(Data shown Opens)
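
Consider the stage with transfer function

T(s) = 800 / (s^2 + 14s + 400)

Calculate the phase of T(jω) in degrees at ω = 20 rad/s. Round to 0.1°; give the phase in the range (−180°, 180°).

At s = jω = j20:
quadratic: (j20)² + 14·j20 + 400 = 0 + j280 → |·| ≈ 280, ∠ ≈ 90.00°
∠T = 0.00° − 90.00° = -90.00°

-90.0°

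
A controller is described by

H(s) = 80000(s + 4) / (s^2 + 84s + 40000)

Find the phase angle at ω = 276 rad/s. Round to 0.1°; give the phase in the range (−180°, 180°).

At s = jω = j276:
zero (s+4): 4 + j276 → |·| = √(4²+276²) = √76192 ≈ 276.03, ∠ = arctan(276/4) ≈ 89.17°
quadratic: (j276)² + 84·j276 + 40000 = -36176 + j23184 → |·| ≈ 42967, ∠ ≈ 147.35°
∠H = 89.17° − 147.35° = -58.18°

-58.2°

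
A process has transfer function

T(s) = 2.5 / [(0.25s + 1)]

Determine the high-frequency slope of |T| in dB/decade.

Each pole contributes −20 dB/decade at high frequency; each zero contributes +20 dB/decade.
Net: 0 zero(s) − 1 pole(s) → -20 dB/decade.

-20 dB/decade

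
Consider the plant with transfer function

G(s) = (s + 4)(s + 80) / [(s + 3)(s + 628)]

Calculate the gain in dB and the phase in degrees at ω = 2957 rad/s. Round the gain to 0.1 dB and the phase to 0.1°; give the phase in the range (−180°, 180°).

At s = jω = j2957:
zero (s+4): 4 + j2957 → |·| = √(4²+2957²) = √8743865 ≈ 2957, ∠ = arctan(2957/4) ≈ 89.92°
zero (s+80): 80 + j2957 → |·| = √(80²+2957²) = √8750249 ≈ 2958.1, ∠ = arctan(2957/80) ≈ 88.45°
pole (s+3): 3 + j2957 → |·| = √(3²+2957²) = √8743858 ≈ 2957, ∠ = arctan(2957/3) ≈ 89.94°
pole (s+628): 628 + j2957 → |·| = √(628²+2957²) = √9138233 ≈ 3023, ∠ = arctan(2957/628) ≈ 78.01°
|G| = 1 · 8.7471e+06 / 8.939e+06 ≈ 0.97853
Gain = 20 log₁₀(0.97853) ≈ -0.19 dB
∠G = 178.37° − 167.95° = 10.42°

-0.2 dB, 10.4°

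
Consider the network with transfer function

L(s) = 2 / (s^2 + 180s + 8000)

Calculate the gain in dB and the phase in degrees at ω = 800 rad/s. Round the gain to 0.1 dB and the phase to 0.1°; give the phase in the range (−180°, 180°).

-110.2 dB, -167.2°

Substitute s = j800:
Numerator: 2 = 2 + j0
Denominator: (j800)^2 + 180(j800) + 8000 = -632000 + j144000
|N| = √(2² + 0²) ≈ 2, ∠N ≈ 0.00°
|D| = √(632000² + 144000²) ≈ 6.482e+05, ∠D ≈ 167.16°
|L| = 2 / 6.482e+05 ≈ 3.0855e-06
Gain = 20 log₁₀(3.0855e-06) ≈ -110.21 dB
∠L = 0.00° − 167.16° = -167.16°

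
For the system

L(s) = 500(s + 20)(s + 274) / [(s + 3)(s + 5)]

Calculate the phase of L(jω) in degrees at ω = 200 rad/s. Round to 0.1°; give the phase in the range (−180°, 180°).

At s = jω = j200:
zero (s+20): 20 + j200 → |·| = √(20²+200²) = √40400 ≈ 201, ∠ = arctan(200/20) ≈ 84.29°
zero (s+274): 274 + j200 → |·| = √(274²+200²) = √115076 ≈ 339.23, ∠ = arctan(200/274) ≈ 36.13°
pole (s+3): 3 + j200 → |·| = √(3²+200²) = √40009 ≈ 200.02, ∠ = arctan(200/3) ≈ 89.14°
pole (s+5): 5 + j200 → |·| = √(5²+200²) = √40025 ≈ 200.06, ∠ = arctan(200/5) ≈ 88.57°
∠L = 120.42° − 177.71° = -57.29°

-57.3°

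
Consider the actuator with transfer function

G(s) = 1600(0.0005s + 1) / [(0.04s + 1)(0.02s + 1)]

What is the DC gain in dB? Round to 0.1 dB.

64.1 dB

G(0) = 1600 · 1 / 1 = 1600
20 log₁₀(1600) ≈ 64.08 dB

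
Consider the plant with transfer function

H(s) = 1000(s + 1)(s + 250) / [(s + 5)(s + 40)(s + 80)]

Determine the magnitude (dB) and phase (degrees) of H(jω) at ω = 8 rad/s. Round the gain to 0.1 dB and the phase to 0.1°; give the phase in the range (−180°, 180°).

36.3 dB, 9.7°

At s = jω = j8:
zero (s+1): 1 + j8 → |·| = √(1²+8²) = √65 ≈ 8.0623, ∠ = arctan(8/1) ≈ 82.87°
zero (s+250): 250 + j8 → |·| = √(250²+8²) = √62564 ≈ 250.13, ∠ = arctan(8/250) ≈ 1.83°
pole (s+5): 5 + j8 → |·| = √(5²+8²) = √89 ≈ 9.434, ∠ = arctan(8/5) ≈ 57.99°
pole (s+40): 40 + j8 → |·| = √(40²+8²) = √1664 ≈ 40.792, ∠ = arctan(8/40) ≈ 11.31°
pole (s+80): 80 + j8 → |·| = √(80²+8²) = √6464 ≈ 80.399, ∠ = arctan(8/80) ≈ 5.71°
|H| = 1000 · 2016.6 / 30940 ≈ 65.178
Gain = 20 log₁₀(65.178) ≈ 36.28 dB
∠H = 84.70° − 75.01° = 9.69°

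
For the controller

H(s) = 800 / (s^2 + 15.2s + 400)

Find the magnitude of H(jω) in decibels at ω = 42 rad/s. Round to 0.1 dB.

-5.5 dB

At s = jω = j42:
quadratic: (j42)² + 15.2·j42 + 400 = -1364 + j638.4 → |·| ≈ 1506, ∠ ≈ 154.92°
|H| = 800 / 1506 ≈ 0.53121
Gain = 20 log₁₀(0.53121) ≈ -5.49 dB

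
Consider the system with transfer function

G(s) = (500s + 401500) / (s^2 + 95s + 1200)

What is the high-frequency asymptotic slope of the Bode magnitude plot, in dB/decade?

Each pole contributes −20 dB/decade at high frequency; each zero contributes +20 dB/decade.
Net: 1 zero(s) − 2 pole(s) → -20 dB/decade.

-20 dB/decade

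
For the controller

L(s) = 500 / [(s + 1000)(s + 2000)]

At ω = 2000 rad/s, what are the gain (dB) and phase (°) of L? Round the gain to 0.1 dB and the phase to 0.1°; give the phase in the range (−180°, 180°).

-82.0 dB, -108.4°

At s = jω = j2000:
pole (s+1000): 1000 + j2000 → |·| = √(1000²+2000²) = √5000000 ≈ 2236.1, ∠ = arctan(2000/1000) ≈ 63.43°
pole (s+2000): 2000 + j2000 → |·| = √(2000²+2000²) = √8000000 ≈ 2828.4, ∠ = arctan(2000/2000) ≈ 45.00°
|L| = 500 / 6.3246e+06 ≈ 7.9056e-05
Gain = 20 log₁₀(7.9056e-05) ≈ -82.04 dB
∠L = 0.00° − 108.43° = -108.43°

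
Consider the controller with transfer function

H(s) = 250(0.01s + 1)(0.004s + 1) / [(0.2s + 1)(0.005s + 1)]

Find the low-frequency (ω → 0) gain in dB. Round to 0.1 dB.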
(Data shown Closes)
- [What this task involves]:
Lines from the beginning of the data above through the line containing "G(s) = (s + 4)(s + 80) / [(s + 3)(s + 628)]" are to be returned exactly, and no others.

- [Solution to this task]:
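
Consider the stage with transfer function

T(s) = 800 / (s^2 + 14s + 400)

Calculate the phase of T(jω) in degrees at ω = 20 rad/s. Round to 0.1°; give the phase in the range (−180°, 180°).

At s = jω = j20:
quadratic: (j20)² + 14·j20 + 400 = 0 + j280 → |·| ≈ 280, ∠ ≈ 90.00°
∠T = 0.00° − 90.00° = -90.00°

-90.0°

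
A controller is described by

H(s) = 80000(s + 4) / (s^2 + 84s + 40000)

Find the phase angle at ω = 276 rad/s. Round to 0.1°; give the phase in the range (−180°, 180°).

At s = jω = j276:
zero (s+4): 4 + j276 → |·| = √(4²+276²) = √76192 ≈ 276.03, ∠ = arctan(276/4) ≈ 89.17°
quadratic: (j276)² + 84·j276 + 40000 = -36176 + j23184 → |·| ≈ 42967, ∠ ≈ 147.35°
∠H = 89.17° − 147.35° = -58.18°

-58.2°

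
A process has transfer function

T(s) = 2.5 / [(0.25s + 1)]

Determine the high-frequency slope of |T| in dB/decade.

Each pole contributes −20 dB/decade at high frequency; each zero contributes +20 dB/decade.
Net: 0 zero(s) − 1 pole(s) → -20 dB/decade.

-20 dB/decade

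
Consider the plant with transfer function

G(s) = (s + 4)(s + 80) / [(s + 3)(s + 628)]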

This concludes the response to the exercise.